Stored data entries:
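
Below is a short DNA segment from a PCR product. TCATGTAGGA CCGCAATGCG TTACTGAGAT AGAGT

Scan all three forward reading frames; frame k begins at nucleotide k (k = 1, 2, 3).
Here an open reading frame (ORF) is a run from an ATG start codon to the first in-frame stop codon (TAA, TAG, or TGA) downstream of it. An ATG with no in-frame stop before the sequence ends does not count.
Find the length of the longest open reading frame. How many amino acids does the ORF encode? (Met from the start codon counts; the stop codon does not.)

Frame 1: TCA TGT AGG ACC GCA ATG CGT TAC TGA GAT AGA — ATG at 16, stop TGA at 25 → 12 nt.
Frame 2: CAT GTA GGA CCG CAA TGC GTT ACT GAG ATA GAG — no ATG→stop ORF.
Frame 3: ATG TAG GAC CGC AAT GCG TTA CTG AGA TAG AGT — ATG at 3, stop TAG at 6 → 6 nt.
Longest: frame 1, positions 16–27, 12 nt = 4 codons = 3 aa. → 3 amino acids.

3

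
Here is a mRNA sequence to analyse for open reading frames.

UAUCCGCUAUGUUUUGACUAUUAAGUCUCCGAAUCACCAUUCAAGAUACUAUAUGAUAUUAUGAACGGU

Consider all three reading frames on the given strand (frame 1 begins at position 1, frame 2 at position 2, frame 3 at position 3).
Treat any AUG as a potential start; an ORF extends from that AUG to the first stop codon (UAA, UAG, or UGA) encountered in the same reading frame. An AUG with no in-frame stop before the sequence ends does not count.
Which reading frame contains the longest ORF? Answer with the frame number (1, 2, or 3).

2

Frame 1: UAU CCG CUA UGU UUU GAC UAU UAA GUC UCC GAA UCA CCA UUC AAG AUA CUA UAU GAU AUU AUG AAC GGU — no AUG→stop ORF.
Frame 2: AUC CGC UAU GUU UUG ACU AUU AAG UCU CCG AAU CAC CAU UCA AGA UAC UAU AUG AUA UUA UGA ACG — AUG at 53, stop UGA at 62 → 12 nt.
Frame 3: UCC GCU AUG UUU UGA CUA UUA AGU CUC CGA AUC ACC AUU CAA GAU ACU AUA UGA UAU UAU GAA CGG — AUG at 9, stop UGA at 15 → 9 nt.
Longest ORF is 12 nt in frame 2 (positions 53–64).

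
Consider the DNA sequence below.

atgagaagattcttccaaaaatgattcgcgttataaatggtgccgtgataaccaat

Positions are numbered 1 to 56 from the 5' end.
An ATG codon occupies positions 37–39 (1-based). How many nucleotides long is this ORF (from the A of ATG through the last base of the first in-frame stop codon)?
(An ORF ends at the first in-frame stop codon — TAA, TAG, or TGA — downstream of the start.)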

TASK DETAILS:
An exact copy of the lines above between the line holding "Consider all three" and the line holding "Treat any AUG", inclusive, is the whole answer.

RESULT OF THE TASK:
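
Consider all three reading frames on the given strand (frame 1 begins at position 1, frame 2 at position 2, frame 3 at position 3).
Treat any AUG as a potential start; an ORF extends from that AUG to the first stop codon (UAA, UAG, or UGA) encountered in the same reading frame. An AUG with no in-frame stop before the sequence ends does not count.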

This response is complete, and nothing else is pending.